Stored data
********

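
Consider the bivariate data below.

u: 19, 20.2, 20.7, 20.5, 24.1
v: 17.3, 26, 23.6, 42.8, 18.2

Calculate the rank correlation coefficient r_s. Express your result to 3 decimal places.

Rank u: 1, 2, 4, 3, 5
Rank v: 1, 4, 3, 5, 2
d = rank(u) − rank(v): 0, -2, 1, -2, 3; Σd² = 18
ρ = 1 − 6Σd² / [n(n²−1)] = 1 − 6×18 / (5×24) = 1 − 108/120 ≈ 0.100

0.100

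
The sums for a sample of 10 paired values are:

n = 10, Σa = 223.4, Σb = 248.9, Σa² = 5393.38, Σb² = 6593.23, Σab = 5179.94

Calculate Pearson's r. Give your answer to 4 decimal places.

-0.9504

r = (nΣab − ΣaΣb) / √[(nΣa² − (Σa)²)(nΣb² − (Σb)²)]
Numerator: 10×5179.94 − 223.4×248.9 = -3804.86
Denominator: √[(53933.8 − 49907.56)(65932.3 − 61951.21)] = √[4026.24 × 3981.09] = 4003.6014
r = -3804.86 / 4003.6014 ≈ -0.9504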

********

* **What to work on**
All records are to be retyped precisely.

* **Output**
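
Consider the bivariate data below.

u: 19, 20.2, 20.7, 20.5, 24.1
v: 17.3, 26, 23.6, 42.8, 18.2

Calculate the rank correlation coefficient r_s. Express your result to 3 decimal places.

Rank u: 1, 2, 4, 3, 5
Rank v: 1, 4, 3, 5, 2
d = rank(u) − rank(v): 0, -2, 1, -2, 3; Σd² = 18
ρ = 1 − 6Σd² / [n(n²−1)] = 1 − 6×18 / (5×24) = 1 − 108/120 ≈ 0.100

0.100

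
The sums for a sample of 10 paired values are:

n = 10, Σa = 223.4, Σb = 248.9, Σa² = 5393.38, Σb² = 6593.23, Σab = 5179.94

Calculate Pearson's r. Give your answer to 4 decimal places.

-0.9504

r = (nΣab − ΣaΣb) / √[(nΣa² − (Σa)²)(nΣb² − (Σb)²)]
Numerator: 10×5179.94 − 223.4×248.9 = -3804.86
Denominator: √[(53933.8 − 49907.56)(65932.3 − 61951.21)] = √[4026.24 × 3981.09] = 4003.6014
r = -3804.86 / 4003.6014 ≈ -0.9504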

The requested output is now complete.